THE INPUT:
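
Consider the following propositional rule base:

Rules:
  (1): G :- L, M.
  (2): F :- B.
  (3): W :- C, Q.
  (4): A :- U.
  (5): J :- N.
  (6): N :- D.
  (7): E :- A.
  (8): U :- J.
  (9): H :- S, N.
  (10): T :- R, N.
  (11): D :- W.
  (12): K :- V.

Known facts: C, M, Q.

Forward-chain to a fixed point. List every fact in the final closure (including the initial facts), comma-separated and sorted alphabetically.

A, C, D, E, J, M, N, Q, U, W

Round 1: (3) [W :- C, Q.]. Adds W.
Round 2: (11) [D :- W.]. Adds D.
Round 3: (6) [N :- D.]. Adds N.
Round 4: (5) [J :- N.]. Adds J.
Round 5: (8) [U :- J.]. Adds U.
Round 6: (4) [A :- U.]. Adds A.
Round 7: (7) [E :- A.]. Adds E.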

EXERCISE GOAL: Copy exactly. Include the line containing "(10): T :- R, N." and every later line through the end of the listing, and nothing else.

WRITTEN ANSWER:
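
  (10): T :- R, N.
  (11): D :- W.
  (12): K :- V.

Known facts: C, M, Q.

Forward-chain to a fixed point. List every fact in the final closure (including the initial facts), comma-separated and sorted alphabetically.

A, C, D, E, J, M, N, Q, U, W

Round 1: (3) [W :- C, Q.]. Adds W.
Round 2: (11) [D :- W.]. Adds D.
Round 3: (6) [N :- D.]. Adds N.
Round 4: (5) [J :- N.]. Adds J.
Round 5: (8) [U :- J.]. Adds U.
Round 6: (4) [A :- U.]. Adds A.
Round 7: (7) [E :- A.]. Adds E.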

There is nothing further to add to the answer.